Supplied material:
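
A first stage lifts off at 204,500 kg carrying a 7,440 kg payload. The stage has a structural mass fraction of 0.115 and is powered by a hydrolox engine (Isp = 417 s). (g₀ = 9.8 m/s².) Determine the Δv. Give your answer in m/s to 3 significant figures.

Stage wet mass = m₀ − payload = 204,500 − 7,440 = 197,060 kg.
Stage dry mass = ε × stage wet mass = 0.115 × 197,060 = 22,661.9 kg.
Burnout mass m_f = stage dry + payload = 22,661.9 + 7,440 = 30,101.9 kg.
v_e = Isp · g₀ = 417 × 9.8 = 4086.6 m/s.
Δv = v_e · ln(204,500/30,101.9) = 4086.6 × ln(6.794) = 4086.6 × 1.9160 ≈ 7830 m/s.

Δv ≈ 7830 m/s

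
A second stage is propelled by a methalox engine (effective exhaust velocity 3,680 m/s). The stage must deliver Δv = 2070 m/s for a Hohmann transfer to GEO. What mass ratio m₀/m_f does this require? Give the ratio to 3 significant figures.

m₀/m_f = exp(Δv / v_e) = exp(2070 / 3680.0) = exp(0.5625) = 1.7551.

mass ratio ≈ 1.76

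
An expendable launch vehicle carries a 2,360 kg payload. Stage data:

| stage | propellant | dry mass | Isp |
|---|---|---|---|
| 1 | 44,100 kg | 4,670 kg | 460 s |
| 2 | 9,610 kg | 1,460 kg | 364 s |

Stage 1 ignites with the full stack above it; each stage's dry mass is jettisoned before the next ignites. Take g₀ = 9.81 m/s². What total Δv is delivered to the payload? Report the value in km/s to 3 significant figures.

Ignition mass of stage 1 = 44,100+4,670 + 9,610+1,460 + 2,360 = 62,200 kg.
Stage 1: m₀ = 62,200 kg, m_f = 62,200 − 44,100 = 18,100 kg; Δv = 460×9.81×ln(3.436) = 4512.6×1.2344 ≈ 5571 m/s.
Stage 2: m₀ = 13,430 kg, m_f = 13,430 − 9,610 = 3,820 kg; Δv = 364×9.81×ln(3.516) = 3570.8×1.2572 ≈ 4489 m/s.
Total Δv = 5571 + 4489 = 10060 m/s.

Δv ≈ 10.1 km/s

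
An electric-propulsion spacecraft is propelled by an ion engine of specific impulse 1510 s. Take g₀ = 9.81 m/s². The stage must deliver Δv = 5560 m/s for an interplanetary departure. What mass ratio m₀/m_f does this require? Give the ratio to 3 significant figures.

mass ratio ≈ 1.46

v_e = Isp · g₀ = 1510 × 9.81 = 14813.1 m/s.
m₀/m_f = exp(Δv / v_e) = exp(5560 / 14813.1) = exp(0.3753) = 1.4555.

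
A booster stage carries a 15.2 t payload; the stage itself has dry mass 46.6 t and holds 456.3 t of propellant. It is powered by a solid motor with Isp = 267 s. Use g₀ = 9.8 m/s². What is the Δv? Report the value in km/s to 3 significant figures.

v_e = Isp · g₀ = 267 × 9.8 = 2616.6 m/s.
m₀ = payload + dry + propellant = 15.2 + 46.6 + 456.3 = 518.1 t.
m_f = payload + dry = 15.2 + 46.6 = 61.8 t.
From the ideal rocket equation, Δv = v_e · ln(m₀/m_f) = 2616.6 × ln(8.383) = 2616.6 × 2.1263 ≈ 5563.6 m/s.

Δv ≈ 5.56 km/s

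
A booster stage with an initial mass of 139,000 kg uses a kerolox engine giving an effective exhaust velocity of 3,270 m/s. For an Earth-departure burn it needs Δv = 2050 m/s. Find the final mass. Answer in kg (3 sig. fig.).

Rocket equation: m₀/m_f = exp(Δv / v_e) = exp(2050 / 3270.0) = exp(0.6269) = 1.8718.
m_f = m₀ / 1.8718 = 139,000 / 1.8718 = 74,260.1 kg.

final mass ≈ 74300 kg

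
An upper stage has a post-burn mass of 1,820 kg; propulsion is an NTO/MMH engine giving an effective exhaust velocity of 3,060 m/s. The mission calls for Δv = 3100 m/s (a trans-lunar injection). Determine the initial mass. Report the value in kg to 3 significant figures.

Using Δv = v_e ln(m₀/m_f): m₀/m_f = exp(Δv / v_e) = exp(3100 / 3060.0) = exp(1.0131) = 2.7540.
m₀ = m_f × 2.7540 = 1,820 × 2.7540 = 5,012.28 kg.

initial mass ≈ 5010 kg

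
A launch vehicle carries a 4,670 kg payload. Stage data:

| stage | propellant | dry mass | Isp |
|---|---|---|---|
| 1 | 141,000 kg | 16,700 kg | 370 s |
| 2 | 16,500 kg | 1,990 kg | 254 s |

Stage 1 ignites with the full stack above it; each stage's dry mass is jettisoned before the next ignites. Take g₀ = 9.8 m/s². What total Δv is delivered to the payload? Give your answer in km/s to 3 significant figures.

Ignition mass of stage 1 = 141,000+16,700 + 16,500+1,990 + 4,670 = 180,860 kg.
Stage 1: m₀ = 180,860 kg, m_f = 180,860 − 141,000 = 39,860 kg; Δv = 370×9.8×ln(4.537) = 3626.0×1.5123 ≈ 5484 m/s.
Stage 2: m₀ = 23,160 kg, m_f = 23,160 − 16,500 = 6,660 kg; Δv = 254×9.8×ln(3.477) = 2489.2×1.2463 ≈ 3102 m/s.
Total Δv = 5484 + 3102 = 8586 m/s.

Δv ≈ 8.59 km/s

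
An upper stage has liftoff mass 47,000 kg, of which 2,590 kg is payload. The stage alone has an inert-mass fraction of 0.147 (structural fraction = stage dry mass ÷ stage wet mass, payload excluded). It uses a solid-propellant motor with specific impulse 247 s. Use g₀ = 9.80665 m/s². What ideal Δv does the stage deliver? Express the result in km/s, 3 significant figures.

Stage wet mass = m₀ − payload = 47,000 − 2,590 = 44,410 kg.
Stage dry mass = ε × stage wet mass = 0.147 × 44,410 = 6,528.27 kg.
Burnout mass m_f = stage dry + payload = 6,528.27 + 2,590 = 9,118.27 kg.
v_e = Isp · g₀ = 247 × 9.80665 = 2422.2 m/s.
From the ideal rocket equation, Δv = v_e · ln(47,000/9,118.27) = 2422.2 × ln(5.154) = 2422.2 × 1.6399 ≈ 3972 m/s.

Δv ≈ 3.97 km/s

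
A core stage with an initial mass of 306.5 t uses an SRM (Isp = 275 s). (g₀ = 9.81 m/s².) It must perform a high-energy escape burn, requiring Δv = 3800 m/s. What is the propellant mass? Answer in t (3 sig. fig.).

v_e = Isp · g₀ = 275 × 9.81 = 2697.8 m/s.
m₀/m_f = exp(Δv / v_e) = exp(3800 / 2697.8) = exp(1.4086) = 4.0901.
m_f = 306.5 / 4.0901 = 74.937 t, so propellant = m₀ − m_f = 306.5 − 74.937 = 231.563 t.

propellant mass ≈ 232 t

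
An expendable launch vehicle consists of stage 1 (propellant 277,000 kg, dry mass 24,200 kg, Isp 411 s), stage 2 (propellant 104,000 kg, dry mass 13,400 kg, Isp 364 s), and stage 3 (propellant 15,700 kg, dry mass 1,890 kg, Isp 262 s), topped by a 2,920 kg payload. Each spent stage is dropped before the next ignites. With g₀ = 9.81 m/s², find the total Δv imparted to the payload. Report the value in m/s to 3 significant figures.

Δv ≈ 12800 m/s

Ignition mass of stage 1 = 277,000+24,200 + 104,000+13,400 + 15,700+1,890 + 2,920 = 439,110 kg.
Stage 1: m₀ = 439,110 kg, m_f = 439,110 − 277,000 = 162,110 kg; Δv = 411×9.81×ln(2.709) = 4031.9×0.9965 ≈ 4018 m/s.
Stage 2: m₀ = 137,910 kg, m_f = 137,910 − 104,000 = 33,910 kg; Δv = 364×9.81×ln(4.067) = 3570.8×1.4029 ≈ 5010 m/s.
Stage 3: m₀ = 20,510 kg, m_f = 20,510 − 15,700 = 4,810 kg; Δv = 262×9.81×ln(4.264) = 2570.2×1.4502 ≈ 3727 m/s.
Total Δv = 4018 + 5010 + 3727 = 12755 m/s.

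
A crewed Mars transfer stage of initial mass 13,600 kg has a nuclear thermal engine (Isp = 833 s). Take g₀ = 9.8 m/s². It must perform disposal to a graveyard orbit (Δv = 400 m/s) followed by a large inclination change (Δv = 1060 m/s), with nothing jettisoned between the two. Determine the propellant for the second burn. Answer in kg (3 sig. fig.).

propellant for the second burn ≈ 1580 kg

v_e = Isp · g₀ = 833 × 9.8 = 8163.4 m/s.
After the first burn: m = 13600 × exp(−400/8163.4) = 13600 × 0.95218 = 12,949.6 kg.
After the second burn: m = 12,949.6 × exp(−1060/8163.4) = 12,949.6 × 0.87823 = 11,372.7 kg.
Second-burn propellant = 12,949.6 − 11,372.7 = 1,576.9 kg.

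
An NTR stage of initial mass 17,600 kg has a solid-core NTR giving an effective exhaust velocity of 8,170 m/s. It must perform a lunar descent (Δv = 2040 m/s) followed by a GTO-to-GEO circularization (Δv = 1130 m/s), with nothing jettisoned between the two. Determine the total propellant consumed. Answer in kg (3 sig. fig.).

total propellant consumed ≈ 5660 kg

After the first burn: m = 17600 × exp(−2040/8170.0) = 17600 × 0.77904 = 13,711.1 kg.
After the second burn: m = 13,711.1 × exp(−1130/8170.0) = 13,711.1 × 0.87083 = 11,940 kg.
Total propellant = m₀ − m_final = 17600 − 11,940 = 5,660 kg.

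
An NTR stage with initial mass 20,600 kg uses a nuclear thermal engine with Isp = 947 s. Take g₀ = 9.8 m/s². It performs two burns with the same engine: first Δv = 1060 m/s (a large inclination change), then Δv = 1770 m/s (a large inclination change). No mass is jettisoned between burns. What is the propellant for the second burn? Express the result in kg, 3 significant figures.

v_e = Isp · g₀ = 947 × 9.8 = 9280.6 m/s.
After the first burn: m = 20600 × exp(−1060/9280.6) = 20600 × 0.89206 = 18,376.4 kg.
After the second burn: m = 18,376.4 × exp(−1770/9280.6) = 18,376.4 × 0.82636 = 15,185.5 kg.
Second-burn propellant = 18,376.4 − 15,185.5 = 3,190.9 kg.

propellant for the second burn ≈ 3190 kg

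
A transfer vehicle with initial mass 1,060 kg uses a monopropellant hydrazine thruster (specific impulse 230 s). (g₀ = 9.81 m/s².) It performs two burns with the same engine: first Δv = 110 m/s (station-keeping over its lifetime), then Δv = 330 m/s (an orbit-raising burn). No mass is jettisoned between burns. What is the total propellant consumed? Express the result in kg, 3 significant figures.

total propellant consumed ≈ 188 kg

v_e = Isp · g₀ = 230 × 9.81 = 2256.3 m/s.
After the first burn: m = 1060 × exp(−110/2256.3) = 1060 × 0.95242 = 1,009.57 kg.
After the second burn: m = 1,009.57 × exp(−330/2256.3) = 1,009.57 × 0.86394 = 872.208 kg.
Total propellant = m₀ − m_final = 1060 − 872.208 = 187.792 kg.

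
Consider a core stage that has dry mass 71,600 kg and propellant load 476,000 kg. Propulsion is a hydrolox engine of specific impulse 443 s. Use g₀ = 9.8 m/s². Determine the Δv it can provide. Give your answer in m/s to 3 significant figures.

v_e = Isp · g₀ = 443 × 9.8 = 4341.4 m/s.
m₀ = m_dry + m_prop = 71,600 + 476,000 = 547,600 kg.
Δv = v_e · ln(m₀/m_f) = 4341.4 × ln(7.648) = 4341.4 × 2.0345 ≈ 8832.4 m/s.

Δv ≈ 8830 m/s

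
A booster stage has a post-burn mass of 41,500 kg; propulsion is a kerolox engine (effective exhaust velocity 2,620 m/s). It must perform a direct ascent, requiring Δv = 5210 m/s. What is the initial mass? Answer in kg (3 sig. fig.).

initial mass ≈ 303000 kg

Rocket equation: m₀/m_f = exp(Δv / v_e) = exp(5210 / 2620.0) = exp(1.9885) = 7.3049.
m₀ = m_f × 7.3049 = 41,500 × 7.3049 = 303,153 kg.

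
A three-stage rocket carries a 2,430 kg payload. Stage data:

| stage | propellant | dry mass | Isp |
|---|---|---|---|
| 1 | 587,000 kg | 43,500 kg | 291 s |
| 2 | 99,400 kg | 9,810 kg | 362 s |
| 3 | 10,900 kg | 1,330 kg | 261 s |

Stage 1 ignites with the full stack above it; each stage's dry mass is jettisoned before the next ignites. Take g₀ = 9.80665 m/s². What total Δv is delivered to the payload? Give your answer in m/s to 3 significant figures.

Ignition mass of stage 1 = 587,000+43,500 + 99,400+9,810 + 10,900+1,330 + 2,430 = 754,370 kg.
Stage 1: m₀ = 754,370 kg, m_f = 754,370 − 587,000 = 167,370 kg; Δv = 291×9.80665×ln(4.507) = 2853.7×1.5057 ≈ 4297 m/s.
Stage 2: m₀ = 123,870 kg, m_f = 123,870 − 99,400 = 24,470 kg; Δv = 362×9.80665×ln(5.062) = 3550.0×1.6218 ≈ 5757 m/s.
Stage 3: m₀ = 14,660 kg, m_f = 14,660 − 10,900 = 3,760 kg; Δv = 261×9.80665×ln(3.899) = 2559.5×1.3607 ≈ 3483 m/s.
Total Δv = 4297 + 5757 + 3483 = 13537 m/s.

Δv ≈ 13500 m/s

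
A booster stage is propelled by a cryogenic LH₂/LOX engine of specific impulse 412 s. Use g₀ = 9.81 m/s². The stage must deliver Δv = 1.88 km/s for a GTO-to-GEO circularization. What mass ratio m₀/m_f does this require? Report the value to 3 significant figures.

mass ratio ≈ 1.59

v_e = Isp · g₀ = 412 × 9.81 = 4041.7 m/s.
m₀/m_f = exp(Δv / v_e) = exp(1880 / 4041.7) = exp(0.4651) = 1.5923.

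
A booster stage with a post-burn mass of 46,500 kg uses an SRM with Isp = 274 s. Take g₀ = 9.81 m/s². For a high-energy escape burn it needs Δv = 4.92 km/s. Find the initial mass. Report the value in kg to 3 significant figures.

initial mass ≈ 290000 kg

v_e = Isp · g₀ = 274 × 9.81 = 2687.9 m/s.
m₀/m_f = exp(Δv / v_e) = exp(4920 / 2687.9) = exp(1.8304) = 6.2364.
m₀ = m_f × 6.2364 = 46,500 × 6.2364 = 289,993 kg.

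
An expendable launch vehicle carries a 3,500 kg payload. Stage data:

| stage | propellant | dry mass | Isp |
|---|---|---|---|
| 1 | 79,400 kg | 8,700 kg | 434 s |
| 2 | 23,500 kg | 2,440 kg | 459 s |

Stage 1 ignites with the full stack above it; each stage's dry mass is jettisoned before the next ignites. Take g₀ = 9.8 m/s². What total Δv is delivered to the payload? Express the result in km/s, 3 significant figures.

Δv ≈ 12.0 km/s

Ignition mass of stage 1 = 79,400+8,700 + 23,500+2,440 + 3,500 = 117,540 kg.
Stage 1: m₀ = 117,540 kg, m_f = 117,540 − 79,400 = 38,140 kg; Δv = 434×9.8×ln(3.082) = 4253.2×1.1255 ≈ 4787 m/s.
Stage 2: m₀ = 29,440 kg, m_f = 29,440 − 23,500 = 5,940 kg; Δv = 459×9.8×ln(4.956) = 4498.2×1.6006 ≈ 7200 m/s.
Total Δv = 4787 + 7200 = 11987 m/s.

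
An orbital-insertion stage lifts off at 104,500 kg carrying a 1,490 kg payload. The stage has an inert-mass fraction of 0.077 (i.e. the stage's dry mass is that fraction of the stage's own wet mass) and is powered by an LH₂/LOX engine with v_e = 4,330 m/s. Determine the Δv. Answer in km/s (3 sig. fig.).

Stage wet mass = m₀ − payload = 104,500 − 1,490 = 103,010 kg.
Stage dry mass = ε × stage wet mass = 0.077 × 103,010 = 7,931.77 kg.
Burnout mass m_f = stage dry + payload = 7,931.77 + 1,490 = 9,421.77 kg.
Using Δv = v_e ln(m₀/m_f): Δv = v_e · ln(104,500/9,421.77) = 4330.0 × ln(11.09) = 4330.0 × 2.4062 ≈ 10419 m/s.

Δv ≈ 10.4 km/s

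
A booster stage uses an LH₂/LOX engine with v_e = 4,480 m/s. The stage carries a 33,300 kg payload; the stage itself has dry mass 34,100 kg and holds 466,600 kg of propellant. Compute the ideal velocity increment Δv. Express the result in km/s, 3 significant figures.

m₀ = payload + dry + propellant = 33,300 + 34,100 + 466,600 = 534,000 kg.
m_f = payload + dry = 33,300 + 34,100 = 67,400 kg.
Rocket equation: Δv = v_e · ln(m₀/m_f) = 4480.0 × ln(7.923) = 4480.0 × 2.0698 ≈ 9272.5 m/s.

Δv ≈ 9.27 km/s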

Requirement:
Count every line in the preceding entries where the string "data" appears, then state only the total.

Task answer:
4